Using the records below, quote only the span that opens with the line containing "P10: (x=1, y=1), insert from -x" and closes with the line containing "to insert P12.", exactly and inclusively.

:::::

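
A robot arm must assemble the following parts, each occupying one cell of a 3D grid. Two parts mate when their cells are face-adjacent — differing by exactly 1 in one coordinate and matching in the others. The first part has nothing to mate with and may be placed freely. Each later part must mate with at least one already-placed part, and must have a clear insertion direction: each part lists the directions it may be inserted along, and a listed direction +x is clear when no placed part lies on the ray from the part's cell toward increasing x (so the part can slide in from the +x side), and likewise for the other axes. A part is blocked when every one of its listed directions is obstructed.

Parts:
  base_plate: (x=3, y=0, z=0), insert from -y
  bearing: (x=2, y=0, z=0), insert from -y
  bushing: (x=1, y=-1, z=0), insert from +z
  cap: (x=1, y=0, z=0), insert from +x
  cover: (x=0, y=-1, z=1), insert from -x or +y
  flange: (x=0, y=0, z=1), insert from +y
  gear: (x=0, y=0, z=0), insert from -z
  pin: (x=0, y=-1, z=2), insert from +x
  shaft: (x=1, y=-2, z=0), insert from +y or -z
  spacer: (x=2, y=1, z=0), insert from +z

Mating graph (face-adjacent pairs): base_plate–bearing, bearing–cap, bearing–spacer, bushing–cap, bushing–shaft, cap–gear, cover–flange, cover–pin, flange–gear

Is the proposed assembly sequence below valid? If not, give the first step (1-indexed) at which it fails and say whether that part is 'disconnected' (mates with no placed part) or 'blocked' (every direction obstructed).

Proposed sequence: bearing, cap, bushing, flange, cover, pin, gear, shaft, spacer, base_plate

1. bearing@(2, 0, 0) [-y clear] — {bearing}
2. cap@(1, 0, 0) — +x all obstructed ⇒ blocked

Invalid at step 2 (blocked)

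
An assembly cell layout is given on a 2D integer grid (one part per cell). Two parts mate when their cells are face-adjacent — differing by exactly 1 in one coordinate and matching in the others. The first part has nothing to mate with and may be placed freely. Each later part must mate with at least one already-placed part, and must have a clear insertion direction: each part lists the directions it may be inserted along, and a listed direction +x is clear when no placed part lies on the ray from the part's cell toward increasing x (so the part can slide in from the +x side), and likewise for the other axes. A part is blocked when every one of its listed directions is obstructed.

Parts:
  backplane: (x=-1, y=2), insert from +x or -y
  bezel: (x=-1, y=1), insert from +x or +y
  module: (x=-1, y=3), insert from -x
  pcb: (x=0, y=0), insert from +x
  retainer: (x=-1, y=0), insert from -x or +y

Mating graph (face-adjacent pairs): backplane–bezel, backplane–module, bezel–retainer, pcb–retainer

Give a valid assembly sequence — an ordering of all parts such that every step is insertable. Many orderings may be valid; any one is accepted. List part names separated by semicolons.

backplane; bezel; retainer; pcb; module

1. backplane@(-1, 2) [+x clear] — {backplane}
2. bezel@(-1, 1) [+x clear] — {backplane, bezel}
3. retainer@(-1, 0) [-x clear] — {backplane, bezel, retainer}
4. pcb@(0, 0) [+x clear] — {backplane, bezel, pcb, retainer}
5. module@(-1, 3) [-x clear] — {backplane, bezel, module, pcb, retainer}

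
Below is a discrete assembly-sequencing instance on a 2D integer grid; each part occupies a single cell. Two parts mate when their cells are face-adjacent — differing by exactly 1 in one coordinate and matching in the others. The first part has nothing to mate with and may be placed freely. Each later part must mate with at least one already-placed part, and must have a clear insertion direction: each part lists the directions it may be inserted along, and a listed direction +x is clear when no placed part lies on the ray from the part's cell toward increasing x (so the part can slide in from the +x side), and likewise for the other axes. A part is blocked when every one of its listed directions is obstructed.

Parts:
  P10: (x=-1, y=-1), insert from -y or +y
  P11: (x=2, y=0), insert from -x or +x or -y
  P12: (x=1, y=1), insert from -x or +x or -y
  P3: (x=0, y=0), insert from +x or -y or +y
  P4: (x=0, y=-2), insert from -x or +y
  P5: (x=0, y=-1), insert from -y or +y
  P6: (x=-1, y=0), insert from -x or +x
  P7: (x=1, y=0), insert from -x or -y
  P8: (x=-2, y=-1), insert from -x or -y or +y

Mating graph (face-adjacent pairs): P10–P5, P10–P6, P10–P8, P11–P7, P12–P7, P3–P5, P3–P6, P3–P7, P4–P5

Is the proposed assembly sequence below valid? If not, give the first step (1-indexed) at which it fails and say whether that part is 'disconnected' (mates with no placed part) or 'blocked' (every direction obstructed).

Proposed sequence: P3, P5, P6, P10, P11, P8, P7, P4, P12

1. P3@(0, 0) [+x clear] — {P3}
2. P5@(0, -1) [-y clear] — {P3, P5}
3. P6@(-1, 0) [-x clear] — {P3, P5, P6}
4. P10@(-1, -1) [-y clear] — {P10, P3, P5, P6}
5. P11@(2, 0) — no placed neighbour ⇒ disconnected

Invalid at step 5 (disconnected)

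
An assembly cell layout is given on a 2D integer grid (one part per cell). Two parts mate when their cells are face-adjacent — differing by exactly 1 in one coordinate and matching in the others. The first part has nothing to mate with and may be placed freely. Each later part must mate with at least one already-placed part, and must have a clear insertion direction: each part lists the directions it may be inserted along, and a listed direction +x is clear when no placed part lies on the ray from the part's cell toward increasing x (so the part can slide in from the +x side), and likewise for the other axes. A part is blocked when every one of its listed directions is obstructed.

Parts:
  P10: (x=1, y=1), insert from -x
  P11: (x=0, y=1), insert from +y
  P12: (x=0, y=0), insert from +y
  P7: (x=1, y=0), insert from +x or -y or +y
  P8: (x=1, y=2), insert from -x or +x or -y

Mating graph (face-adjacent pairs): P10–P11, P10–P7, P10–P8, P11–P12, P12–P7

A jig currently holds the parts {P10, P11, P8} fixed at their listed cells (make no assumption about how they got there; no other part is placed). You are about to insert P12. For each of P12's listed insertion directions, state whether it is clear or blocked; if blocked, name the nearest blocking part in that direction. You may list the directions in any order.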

:::::

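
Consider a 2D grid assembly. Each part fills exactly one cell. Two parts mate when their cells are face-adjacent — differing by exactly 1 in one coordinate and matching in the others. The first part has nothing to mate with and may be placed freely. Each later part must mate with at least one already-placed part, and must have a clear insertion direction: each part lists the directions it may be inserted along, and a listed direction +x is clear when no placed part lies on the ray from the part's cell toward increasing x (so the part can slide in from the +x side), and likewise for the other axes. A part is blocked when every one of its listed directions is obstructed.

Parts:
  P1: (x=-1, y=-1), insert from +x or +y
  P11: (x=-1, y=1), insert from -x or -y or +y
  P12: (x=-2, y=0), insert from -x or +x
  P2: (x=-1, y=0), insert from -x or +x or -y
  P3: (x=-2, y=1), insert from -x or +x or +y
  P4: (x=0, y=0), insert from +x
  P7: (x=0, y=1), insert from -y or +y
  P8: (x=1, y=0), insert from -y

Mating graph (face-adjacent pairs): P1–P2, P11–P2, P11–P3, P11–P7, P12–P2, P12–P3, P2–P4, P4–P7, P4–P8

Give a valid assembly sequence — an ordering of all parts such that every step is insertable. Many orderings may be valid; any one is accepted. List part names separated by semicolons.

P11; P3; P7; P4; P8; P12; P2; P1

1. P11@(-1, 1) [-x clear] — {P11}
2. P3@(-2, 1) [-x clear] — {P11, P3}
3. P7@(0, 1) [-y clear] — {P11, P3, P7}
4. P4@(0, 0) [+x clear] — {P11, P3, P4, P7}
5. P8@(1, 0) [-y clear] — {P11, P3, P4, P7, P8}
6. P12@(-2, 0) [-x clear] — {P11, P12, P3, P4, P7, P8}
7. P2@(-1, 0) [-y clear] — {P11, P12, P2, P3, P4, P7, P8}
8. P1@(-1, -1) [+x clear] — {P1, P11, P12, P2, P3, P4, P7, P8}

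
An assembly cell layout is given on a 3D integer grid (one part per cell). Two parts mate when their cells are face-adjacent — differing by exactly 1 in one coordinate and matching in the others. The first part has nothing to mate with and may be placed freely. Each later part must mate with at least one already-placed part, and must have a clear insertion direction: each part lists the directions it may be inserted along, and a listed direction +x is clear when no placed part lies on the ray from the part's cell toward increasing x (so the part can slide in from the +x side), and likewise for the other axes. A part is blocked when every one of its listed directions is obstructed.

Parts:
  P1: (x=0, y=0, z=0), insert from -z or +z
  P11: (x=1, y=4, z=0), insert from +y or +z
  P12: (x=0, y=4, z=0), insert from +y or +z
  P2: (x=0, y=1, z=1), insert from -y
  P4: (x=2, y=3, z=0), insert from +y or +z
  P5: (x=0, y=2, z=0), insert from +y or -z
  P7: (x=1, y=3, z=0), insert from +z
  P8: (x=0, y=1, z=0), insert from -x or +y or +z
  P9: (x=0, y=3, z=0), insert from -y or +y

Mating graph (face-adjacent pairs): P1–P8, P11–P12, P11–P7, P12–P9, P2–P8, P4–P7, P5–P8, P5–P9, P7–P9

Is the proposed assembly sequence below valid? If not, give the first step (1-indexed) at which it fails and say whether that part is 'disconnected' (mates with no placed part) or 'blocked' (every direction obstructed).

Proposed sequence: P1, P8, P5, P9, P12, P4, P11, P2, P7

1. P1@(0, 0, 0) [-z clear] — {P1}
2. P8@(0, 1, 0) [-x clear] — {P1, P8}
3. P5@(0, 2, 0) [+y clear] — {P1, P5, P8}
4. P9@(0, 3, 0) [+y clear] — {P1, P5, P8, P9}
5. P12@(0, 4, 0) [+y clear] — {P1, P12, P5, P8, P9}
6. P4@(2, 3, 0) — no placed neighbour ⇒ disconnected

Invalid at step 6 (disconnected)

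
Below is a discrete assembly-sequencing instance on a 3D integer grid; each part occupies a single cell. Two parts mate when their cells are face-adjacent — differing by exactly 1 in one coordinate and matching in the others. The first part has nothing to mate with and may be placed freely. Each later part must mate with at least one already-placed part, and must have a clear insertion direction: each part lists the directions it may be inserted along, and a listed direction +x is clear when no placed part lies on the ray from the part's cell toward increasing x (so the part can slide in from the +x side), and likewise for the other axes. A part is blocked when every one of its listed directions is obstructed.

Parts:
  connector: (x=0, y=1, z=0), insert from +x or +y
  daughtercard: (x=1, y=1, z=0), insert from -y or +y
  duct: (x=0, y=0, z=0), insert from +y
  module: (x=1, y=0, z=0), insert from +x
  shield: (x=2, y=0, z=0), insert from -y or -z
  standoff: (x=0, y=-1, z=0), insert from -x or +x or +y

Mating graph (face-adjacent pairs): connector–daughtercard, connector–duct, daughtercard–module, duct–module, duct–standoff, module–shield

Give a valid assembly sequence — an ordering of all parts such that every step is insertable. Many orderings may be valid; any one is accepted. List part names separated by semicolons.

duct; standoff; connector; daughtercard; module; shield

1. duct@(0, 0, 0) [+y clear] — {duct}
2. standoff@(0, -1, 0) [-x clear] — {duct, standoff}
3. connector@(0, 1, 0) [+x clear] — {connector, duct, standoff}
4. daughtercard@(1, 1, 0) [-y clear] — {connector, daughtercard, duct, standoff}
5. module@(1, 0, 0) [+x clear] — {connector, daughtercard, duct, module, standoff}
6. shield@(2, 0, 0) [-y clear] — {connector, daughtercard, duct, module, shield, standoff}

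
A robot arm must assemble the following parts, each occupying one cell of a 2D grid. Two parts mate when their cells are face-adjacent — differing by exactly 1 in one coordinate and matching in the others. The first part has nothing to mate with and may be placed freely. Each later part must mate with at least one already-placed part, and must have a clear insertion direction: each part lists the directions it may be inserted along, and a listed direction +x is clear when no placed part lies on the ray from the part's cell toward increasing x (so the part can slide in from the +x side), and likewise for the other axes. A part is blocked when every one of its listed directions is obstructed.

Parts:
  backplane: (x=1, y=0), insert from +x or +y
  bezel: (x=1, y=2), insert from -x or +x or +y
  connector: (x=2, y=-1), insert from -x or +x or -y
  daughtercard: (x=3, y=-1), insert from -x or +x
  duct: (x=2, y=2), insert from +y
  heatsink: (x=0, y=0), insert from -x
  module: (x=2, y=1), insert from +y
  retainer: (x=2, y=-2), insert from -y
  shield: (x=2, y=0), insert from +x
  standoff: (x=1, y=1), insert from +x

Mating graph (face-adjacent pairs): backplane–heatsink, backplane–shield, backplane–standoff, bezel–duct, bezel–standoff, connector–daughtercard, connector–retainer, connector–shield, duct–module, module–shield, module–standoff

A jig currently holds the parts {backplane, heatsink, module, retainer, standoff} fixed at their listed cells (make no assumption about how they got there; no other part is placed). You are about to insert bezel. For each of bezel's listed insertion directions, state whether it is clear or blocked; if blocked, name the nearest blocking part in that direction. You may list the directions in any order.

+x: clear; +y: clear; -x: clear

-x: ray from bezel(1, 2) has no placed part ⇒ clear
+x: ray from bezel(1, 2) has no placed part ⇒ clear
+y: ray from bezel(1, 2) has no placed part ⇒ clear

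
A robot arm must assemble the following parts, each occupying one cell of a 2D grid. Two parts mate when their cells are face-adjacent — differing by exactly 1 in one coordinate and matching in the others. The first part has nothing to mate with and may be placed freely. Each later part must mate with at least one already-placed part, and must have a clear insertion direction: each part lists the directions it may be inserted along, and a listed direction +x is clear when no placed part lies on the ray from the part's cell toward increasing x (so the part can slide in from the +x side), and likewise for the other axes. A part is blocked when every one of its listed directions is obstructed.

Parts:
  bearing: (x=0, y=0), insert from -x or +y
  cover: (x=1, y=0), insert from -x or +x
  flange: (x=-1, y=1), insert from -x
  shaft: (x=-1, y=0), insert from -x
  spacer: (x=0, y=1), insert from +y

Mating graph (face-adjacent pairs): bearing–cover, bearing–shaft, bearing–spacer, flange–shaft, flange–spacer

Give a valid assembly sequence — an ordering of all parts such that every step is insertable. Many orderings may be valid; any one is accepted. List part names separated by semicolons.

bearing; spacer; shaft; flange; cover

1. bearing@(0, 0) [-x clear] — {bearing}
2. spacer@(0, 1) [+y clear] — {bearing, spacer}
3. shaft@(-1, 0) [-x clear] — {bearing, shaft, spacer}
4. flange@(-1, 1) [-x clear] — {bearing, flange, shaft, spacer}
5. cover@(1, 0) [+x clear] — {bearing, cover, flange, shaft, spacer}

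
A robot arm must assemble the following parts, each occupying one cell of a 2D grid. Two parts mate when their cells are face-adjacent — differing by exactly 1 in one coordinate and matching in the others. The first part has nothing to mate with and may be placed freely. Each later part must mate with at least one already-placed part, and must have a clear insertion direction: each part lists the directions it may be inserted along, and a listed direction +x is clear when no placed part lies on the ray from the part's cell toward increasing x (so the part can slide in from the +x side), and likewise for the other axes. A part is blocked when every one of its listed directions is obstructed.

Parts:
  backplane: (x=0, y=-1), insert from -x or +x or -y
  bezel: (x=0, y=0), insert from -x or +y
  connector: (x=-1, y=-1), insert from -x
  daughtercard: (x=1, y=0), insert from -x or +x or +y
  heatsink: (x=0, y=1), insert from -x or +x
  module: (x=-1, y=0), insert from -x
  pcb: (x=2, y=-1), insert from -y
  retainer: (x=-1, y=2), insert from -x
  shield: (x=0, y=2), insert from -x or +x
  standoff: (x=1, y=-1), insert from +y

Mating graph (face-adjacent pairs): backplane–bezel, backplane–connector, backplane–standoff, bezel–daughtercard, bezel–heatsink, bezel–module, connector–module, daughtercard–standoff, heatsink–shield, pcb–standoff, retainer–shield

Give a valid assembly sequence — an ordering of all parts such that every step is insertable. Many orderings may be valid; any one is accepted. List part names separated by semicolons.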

:::::

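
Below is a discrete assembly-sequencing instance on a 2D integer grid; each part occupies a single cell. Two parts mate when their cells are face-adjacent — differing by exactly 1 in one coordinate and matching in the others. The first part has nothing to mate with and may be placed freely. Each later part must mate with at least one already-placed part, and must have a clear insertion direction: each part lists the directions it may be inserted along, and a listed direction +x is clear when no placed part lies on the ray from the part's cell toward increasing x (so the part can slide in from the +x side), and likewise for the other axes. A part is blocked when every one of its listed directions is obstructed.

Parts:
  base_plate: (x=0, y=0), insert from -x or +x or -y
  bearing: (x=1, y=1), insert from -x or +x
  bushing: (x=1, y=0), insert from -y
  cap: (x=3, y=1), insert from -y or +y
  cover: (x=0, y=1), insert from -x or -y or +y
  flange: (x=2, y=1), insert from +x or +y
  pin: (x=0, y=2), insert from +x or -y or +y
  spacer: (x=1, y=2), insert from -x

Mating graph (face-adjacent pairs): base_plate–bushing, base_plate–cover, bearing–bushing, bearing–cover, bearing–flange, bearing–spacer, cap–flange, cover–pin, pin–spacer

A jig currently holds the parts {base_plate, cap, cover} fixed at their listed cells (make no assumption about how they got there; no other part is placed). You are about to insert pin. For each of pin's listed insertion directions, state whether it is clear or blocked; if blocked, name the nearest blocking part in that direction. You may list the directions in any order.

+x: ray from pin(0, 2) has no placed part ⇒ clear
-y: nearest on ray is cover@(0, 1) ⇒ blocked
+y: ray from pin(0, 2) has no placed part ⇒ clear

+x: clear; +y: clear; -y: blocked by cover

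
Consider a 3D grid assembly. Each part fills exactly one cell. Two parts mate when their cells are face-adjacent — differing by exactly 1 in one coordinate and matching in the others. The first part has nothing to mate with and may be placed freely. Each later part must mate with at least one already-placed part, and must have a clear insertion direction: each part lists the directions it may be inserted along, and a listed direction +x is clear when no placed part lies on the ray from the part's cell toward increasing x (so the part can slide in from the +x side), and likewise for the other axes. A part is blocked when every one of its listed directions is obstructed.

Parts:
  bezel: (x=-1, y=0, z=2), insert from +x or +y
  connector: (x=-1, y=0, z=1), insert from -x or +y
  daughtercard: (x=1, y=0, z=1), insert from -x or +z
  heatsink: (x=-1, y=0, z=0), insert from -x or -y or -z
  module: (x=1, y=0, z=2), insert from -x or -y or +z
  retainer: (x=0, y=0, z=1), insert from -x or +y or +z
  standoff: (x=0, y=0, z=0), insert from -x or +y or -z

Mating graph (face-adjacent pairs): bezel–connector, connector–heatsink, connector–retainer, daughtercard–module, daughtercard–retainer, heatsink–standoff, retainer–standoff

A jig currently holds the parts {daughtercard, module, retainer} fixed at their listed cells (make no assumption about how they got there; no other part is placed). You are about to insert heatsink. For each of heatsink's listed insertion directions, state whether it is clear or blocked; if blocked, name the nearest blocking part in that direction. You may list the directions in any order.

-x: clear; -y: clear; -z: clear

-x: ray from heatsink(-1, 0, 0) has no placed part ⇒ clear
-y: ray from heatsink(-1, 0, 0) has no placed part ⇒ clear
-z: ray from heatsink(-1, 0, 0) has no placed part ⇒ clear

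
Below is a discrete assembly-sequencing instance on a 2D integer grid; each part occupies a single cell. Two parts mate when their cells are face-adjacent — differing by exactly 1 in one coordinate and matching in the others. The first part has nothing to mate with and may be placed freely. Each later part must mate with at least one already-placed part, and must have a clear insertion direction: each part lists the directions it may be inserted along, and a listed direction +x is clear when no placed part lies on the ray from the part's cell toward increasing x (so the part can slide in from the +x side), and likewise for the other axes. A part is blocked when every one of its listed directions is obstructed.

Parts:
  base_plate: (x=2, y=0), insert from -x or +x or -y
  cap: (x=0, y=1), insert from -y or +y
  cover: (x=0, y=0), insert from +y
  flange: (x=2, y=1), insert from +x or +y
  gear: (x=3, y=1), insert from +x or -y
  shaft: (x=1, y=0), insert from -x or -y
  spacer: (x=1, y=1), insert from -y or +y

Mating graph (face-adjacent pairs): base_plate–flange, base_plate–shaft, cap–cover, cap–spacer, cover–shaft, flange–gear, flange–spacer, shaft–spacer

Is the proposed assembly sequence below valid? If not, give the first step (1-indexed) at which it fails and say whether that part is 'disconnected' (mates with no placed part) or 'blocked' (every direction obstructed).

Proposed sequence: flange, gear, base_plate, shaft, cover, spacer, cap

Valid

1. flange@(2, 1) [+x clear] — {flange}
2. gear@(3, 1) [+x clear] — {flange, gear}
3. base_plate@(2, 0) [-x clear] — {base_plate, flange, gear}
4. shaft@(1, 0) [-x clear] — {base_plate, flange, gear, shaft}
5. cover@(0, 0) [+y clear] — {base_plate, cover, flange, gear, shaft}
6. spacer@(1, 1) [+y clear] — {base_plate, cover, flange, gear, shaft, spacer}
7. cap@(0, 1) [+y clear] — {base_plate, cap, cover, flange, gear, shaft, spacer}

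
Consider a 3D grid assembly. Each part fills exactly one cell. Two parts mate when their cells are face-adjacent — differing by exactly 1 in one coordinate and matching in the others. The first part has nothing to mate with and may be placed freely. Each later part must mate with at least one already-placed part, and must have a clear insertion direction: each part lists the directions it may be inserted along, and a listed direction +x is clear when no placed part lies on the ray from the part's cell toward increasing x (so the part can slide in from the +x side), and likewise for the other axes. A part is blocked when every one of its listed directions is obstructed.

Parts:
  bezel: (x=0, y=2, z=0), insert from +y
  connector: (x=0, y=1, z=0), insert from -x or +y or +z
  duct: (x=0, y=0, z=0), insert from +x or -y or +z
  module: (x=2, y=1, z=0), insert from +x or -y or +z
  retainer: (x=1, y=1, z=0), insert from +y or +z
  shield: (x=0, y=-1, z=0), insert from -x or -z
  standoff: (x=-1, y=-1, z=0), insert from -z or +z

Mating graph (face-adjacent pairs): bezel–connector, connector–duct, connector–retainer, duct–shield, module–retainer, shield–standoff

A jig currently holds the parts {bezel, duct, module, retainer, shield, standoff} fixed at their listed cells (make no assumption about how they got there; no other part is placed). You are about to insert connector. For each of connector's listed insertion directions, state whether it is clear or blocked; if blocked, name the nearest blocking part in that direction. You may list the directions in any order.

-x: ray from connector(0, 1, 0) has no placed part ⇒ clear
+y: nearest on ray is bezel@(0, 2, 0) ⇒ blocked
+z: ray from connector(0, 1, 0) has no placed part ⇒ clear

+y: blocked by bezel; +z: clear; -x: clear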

:::::

• [Task output]
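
  P10: (x=1, y=1), insert from -x
  P11: (x=0, y=1), insert from +y
  P12: (x=0, y=0), insert from +y
  P7: (x=1, y=0), insert from +x or -y or +y
  P8: (x=1, y=2), insert from -x or +x or -y

Mating graph (face-adjacent pairs): P10–P11, P10–P7, P10–P8, P11–P12, P12–P7

A jig currently holds the parts {P10, P11, P8} fixed at their listed cells (make no assumption about how they got there; no other part is placed). You are about to insert P12. For each of P12's listed insertion directions, state whether it is clear or blocked; if blocked, name the nearest blocking part in that direction. You may list the directions in any order.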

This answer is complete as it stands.